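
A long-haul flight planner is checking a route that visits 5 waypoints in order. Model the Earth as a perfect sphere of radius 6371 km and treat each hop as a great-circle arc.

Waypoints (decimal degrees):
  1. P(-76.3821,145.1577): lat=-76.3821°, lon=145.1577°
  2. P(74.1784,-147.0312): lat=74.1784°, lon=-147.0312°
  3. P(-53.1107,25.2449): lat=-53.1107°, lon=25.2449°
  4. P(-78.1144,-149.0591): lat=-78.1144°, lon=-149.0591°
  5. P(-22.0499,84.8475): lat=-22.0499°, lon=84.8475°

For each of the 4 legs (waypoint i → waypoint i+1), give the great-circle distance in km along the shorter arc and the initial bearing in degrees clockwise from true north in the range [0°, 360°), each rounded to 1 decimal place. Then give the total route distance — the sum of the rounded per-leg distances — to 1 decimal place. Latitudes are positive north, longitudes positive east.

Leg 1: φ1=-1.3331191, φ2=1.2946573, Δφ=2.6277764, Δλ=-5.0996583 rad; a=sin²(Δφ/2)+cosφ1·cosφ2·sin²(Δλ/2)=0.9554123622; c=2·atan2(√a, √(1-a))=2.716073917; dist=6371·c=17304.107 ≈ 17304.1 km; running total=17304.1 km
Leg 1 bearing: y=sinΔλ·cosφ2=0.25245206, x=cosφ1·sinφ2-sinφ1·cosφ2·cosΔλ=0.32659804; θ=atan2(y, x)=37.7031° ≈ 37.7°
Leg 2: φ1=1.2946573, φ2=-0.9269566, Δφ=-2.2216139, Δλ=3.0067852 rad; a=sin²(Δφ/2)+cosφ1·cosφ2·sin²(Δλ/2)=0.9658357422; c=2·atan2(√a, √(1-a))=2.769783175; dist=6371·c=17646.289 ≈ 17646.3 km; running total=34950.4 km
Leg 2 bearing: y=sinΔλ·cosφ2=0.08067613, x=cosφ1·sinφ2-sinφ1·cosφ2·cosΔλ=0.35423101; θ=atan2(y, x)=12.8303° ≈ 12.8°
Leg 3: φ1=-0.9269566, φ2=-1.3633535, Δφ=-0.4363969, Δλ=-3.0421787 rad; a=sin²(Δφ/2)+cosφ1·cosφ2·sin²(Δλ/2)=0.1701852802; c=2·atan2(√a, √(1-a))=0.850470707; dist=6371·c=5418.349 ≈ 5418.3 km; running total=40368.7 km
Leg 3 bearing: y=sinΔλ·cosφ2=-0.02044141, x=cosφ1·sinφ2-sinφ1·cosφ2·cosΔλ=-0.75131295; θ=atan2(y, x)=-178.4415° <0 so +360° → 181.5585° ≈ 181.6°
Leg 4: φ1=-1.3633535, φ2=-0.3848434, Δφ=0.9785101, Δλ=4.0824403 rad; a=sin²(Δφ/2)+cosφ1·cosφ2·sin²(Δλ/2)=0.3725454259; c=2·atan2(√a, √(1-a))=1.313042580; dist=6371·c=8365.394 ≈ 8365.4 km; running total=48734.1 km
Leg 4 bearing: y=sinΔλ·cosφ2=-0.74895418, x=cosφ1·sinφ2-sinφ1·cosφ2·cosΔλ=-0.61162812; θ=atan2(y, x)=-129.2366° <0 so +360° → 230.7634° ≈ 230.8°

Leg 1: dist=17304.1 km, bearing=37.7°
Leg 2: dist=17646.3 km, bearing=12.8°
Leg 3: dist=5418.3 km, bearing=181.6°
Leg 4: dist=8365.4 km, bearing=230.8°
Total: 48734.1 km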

* * *

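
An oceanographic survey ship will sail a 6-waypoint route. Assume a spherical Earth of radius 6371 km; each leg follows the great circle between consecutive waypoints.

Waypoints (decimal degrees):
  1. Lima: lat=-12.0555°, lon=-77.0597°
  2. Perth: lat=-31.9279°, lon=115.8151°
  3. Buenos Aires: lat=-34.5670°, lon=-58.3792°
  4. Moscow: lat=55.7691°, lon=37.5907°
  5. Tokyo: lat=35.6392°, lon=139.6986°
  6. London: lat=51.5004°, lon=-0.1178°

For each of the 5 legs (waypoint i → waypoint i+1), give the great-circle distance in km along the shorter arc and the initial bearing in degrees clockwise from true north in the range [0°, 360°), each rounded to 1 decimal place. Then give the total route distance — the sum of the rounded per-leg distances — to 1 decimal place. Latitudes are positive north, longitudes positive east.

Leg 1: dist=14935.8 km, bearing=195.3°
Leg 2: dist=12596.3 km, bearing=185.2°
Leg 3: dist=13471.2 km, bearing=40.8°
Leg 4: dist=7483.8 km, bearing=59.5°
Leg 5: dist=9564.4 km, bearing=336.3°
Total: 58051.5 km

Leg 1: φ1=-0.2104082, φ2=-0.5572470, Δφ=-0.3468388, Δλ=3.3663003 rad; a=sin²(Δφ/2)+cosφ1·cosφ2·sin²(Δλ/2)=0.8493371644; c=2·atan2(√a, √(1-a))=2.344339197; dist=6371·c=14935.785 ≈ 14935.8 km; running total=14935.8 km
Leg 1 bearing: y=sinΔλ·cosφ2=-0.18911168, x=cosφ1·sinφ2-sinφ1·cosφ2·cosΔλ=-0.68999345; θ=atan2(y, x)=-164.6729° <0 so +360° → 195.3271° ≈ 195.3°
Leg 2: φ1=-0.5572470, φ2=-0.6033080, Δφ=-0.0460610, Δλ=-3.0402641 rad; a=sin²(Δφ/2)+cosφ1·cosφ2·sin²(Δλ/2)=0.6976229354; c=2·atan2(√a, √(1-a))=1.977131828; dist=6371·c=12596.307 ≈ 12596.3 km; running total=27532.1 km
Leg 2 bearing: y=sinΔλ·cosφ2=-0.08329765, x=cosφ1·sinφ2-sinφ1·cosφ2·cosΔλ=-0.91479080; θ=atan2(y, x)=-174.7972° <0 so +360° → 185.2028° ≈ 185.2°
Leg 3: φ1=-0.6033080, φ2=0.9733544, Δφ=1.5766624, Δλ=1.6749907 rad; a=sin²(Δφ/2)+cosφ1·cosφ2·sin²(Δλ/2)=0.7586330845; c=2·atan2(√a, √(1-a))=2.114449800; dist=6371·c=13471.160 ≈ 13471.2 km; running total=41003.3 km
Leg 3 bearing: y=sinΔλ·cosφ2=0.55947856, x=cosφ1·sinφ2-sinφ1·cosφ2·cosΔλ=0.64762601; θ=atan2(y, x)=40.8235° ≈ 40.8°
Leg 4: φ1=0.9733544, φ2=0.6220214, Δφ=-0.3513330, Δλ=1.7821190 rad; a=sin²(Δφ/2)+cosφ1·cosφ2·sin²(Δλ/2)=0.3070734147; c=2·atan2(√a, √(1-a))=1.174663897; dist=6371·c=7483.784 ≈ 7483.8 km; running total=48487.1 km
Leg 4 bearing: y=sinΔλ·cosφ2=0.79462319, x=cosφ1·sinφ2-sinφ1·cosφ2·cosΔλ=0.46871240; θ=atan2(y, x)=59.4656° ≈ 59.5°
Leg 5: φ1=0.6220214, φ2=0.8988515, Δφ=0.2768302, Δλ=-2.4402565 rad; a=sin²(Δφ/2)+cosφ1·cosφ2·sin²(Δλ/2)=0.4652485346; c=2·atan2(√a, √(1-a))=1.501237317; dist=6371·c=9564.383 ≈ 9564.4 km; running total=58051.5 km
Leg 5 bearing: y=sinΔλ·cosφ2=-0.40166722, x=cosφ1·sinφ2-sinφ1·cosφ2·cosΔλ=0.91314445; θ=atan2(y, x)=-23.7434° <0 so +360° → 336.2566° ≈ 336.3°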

...

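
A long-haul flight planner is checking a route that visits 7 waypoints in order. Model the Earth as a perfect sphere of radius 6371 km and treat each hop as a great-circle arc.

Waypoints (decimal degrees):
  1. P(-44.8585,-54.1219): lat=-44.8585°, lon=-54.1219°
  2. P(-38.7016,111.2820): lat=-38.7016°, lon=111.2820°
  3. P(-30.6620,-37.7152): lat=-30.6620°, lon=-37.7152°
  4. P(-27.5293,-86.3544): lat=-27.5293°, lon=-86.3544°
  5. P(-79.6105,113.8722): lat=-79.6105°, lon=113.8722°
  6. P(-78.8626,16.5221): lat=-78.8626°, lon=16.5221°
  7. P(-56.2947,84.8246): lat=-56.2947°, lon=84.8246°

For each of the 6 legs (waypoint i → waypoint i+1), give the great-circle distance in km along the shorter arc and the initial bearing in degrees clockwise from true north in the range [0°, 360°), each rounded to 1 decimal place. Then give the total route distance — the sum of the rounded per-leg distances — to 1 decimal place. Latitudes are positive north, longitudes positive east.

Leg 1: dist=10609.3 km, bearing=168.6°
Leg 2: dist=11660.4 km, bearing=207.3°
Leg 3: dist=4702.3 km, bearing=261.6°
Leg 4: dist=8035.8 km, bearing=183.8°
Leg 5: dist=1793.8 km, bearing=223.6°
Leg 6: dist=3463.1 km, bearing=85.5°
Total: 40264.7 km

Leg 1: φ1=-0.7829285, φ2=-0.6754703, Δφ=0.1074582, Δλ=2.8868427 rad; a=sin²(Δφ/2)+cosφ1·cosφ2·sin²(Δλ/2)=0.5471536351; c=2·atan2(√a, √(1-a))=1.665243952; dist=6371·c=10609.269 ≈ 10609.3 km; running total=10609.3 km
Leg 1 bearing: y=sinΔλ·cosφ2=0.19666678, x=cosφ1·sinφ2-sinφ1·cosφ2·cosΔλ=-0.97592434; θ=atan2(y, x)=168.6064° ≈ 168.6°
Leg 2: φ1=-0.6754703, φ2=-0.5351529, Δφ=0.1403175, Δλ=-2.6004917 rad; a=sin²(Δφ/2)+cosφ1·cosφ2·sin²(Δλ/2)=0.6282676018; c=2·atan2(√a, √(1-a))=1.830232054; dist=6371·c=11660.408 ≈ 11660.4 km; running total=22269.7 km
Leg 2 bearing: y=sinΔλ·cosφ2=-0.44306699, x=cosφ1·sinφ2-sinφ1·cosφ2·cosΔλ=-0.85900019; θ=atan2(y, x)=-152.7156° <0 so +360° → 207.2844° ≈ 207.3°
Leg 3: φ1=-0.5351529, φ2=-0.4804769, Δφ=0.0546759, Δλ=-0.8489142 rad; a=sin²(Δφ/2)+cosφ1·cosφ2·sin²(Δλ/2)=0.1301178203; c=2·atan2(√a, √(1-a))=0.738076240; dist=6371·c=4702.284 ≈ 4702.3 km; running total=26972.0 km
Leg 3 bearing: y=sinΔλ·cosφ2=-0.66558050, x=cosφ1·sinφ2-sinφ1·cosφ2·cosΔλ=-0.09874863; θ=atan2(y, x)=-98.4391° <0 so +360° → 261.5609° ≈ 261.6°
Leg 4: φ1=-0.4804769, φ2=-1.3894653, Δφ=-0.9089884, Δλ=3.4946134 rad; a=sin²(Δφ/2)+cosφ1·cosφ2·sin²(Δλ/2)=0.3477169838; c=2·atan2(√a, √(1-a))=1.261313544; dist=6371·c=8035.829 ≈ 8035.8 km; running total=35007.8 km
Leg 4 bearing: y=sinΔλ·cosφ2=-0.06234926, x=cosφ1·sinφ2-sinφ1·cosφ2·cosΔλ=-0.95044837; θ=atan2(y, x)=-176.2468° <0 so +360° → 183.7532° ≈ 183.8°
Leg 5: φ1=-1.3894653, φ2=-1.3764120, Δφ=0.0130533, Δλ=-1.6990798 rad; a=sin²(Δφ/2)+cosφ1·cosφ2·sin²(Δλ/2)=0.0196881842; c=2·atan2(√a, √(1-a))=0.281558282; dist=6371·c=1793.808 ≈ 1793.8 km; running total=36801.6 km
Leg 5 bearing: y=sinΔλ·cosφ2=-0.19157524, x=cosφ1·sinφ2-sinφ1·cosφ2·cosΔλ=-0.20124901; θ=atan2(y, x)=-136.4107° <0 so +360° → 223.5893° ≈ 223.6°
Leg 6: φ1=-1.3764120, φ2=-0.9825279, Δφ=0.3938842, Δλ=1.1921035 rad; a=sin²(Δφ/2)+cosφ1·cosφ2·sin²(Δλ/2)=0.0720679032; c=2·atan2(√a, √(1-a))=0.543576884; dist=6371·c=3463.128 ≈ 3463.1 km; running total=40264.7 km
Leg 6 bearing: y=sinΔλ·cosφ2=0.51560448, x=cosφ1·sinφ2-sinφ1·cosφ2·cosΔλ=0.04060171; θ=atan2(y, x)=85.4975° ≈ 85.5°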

Assignment | Copy out each line of the data containing the string "planner".

Response area |
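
A long-haul flight planner is checking a route that visits 5 waypoints in order. Model the Earth as a perfect sphere of radius 6371 km and treat each hop as a great-circle arc.
A long-haul flight planner is checking a route that visits 7 waypoints in order. Model the Earth as a perfect sphere of radius 6371 km and treat each hop as a great-circle arc.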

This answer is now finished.